▶ PROBLEM REQUIREMENTS: Copy each line below without leaving any out.

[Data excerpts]
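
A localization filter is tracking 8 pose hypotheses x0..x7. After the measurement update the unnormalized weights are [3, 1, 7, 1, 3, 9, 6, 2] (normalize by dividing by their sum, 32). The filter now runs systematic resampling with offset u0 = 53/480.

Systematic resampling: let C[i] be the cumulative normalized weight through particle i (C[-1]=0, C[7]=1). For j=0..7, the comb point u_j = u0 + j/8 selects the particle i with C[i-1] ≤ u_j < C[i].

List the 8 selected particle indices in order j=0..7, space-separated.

C = [3/32, 1/8, 11/32, 3/8, 15/32, 3/4, 15/16, 1]
j=0: u_0=53/480 ∈ [3/32, 1/8) → index 1
j=1: u_1=113/480 ∈ [1/8, 11/32) → index 2
j=2: u_2=173/480 ∈ [11/32, 3/8) → index 3
j=3: u_3=233/480 ∈ [15/32, 3/4) → index 5
j=4: u_4=293/480 ∈ [15/32, 3/4) → index 5
j=5: u_5=353/480 ∈ [15/32, 3/4) → index 5
j=6: u_6=413/480 ∈ [3/4, 15/16) → index 6
j=7: u_7=473/480 ∈ [15/16, 1) → index 7

1 2 3 5 5 5 6 7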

▶ EXERCISE RESULT:
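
A localization filter is tracking 8 pose hypotheses x0..x7. After the measurement update the unnormalized weights are [3, 1, 7, 1, 3, 9, 6, 2] (normalize by dividing by their sum, 32). The filter now runs systematic resampling with offset u0 = 53/480.

Systematic resampling: let C[i] be the cumulative normalized weight through particle i (C[-1]=0, C[7]=1). For j=0..7, the comb point u_j = u0 + j/8 selects the particle i with C[i-1] ≤ u_j < C[i].

List the 8 selected particle indices in order j=0..7, space-separated.

C = [3/32, 1/8, 11/32, 3/8, 15/32, 3/4, 15/16, 1]
j=0: u_0=53/480 ∈ [3/32, 1/8) → index 1
j=1: u_1=113/480 ∈ [1/8, 11/32) → index 2
j=2: u_2=173/480 ∈ [11/32, 3/8) → index 3
j=3: u_3=233/480 ∈ [15/32, 3/4) → index 5
j=4: u_4=293/480 ∈ [15/32, 3/4) → index 5
j=5: u_5=353/480 ∈ [15/32, 3/4) → index 5
j=6: u_6=413/480 ∈ [3/4, 15/16) → index 6
j=7: u_7=473/480 ∈ [15/16, 1) → index 7

1 2 3 5 5 5 6 7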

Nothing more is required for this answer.